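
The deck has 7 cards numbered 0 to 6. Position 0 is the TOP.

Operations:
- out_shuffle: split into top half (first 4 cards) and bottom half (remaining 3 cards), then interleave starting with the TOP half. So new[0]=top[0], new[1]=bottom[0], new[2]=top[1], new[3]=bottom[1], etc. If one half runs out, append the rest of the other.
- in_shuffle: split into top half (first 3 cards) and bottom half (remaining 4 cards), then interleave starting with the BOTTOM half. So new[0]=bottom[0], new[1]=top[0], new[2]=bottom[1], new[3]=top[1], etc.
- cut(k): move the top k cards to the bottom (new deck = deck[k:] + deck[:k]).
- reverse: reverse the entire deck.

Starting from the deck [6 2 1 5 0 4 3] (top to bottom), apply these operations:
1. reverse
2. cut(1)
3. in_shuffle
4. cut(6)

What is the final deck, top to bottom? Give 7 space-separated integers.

Answer: 3 1 4 2 0 6 5

Derivation:
After op 1 (reverse): [3 4 0 5 1 2 6]
After op 2 (cut(1)): [4 0 5 1 2 6 3]
After op 3 (in_shuffle): [1 4 2 0 6 5 3]
After op 4 (cut(6)): [3 1 4 2 0 6 5]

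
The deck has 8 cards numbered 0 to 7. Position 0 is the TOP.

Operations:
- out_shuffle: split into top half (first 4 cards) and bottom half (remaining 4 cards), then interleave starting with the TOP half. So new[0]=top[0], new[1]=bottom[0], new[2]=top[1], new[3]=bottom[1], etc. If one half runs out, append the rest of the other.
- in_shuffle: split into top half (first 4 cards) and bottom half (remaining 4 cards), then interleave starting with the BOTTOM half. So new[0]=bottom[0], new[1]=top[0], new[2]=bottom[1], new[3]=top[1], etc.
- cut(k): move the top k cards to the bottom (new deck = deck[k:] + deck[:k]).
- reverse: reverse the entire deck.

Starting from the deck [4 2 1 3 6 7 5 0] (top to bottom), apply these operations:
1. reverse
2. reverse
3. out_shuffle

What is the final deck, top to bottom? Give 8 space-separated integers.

After op 1 (reverse): [0 5 7 6 3 1 2 4]
After op 2 (reverse): [4 2 1 3 6 7 5 0]
After op 3 (out_shuffle): [4 6 2 7 1 5 3 0]

Answer: 4 6 2 7 1 5 3 0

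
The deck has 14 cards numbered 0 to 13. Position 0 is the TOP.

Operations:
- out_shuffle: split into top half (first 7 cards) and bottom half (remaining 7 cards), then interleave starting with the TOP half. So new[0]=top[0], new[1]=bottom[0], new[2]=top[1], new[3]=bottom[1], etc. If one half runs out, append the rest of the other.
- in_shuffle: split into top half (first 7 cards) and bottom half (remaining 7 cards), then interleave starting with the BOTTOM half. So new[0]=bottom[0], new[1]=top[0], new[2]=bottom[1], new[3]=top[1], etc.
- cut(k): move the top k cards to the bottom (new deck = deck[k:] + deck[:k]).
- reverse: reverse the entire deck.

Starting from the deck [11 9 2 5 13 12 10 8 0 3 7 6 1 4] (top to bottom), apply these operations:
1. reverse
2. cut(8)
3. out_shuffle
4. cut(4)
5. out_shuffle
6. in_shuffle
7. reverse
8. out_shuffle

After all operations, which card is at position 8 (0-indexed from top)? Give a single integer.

After op 1 (reverse): [4 1 6 7 3 0 8 10 12 13 5 2 9 11]
After op 2 (cut(8)): [12 13 5 2 9 11 4 1 6 7 3 0 8 10]
After op 3 (out_shuffle): [12 1 13 6 5 7 2 3 9 0 11 8 4 10]
After op 4 (cut(4)): [5 7 2 3 9 0 11 8 4 10 12 1 13 6]
After op 5 (out_shuffle): [5 8 7 4 2 10 3 12 9 1 0 13 11 6]
After op 6 (in_shuffle): [12 5 9 8 1 7 0 4 13 2 11 10 6 3]
After op 7 (reverse): [3 6 10 11 2 13 4 0 7 1 8 9 5 12]
After op 8 (out_shuffle): [3 0 6 7 10 1 11 8 2 9 13 5 4 12]
Position 8: card 2.

Answer: 2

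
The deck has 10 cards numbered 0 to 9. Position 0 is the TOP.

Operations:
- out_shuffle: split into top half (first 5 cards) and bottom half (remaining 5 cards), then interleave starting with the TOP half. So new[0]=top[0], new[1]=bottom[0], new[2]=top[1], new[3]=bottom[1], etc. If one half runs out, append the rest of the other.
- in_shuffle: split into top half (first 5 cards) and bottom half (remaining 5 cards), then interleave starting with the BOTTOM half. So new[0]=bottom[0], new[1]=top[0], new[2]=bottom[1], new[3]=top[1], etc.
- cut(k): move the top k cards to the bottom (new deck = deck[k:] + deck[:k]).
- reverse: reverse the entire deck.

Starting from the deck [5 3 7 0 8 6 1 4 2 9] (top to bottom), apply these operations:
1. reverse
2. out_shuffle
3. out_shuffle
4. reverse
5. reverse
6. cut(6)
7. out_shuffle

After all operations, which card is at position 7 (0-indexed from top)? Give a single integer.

Answer: 2

Derivation:
After op 1 (reverse): [9 2 4 1 6 8 0 7 3 5]
After op 2 (out_shuffle): [9 8 2 0 4 7 1 3 6 5]
After op 3 (out_shuffle): [9 7 8 1 2 3 0 6 4 5]
After op 4 (reverse): [5 4 6 0 3 2 1 8 7 9]
After op 5 (reverse): [9 7 8 1 2 3 0 6 4 5]
After op 6 (cut(6)): [0 6 4 5 9 7 8 1 2 3]
After op 7 (out_shuffle): [0 7 6 8 4 1 5 2 9 3]
Position 7: card 2.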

* _Try it_
If a line in the data above includes the string "numbered", copy it.

* _Expected output_
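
The deck has 7 cards numbered 0 to 6. Position 0 is the TOP.
The deck has 8 cards numbered 0 to 7. Position 0 is the TOP.
The deck has 14 cards numbered 0 to 13. Position 0 is the TOP.
The deck has 10 cards numbered 0 to 9. Position 0 is the TOP.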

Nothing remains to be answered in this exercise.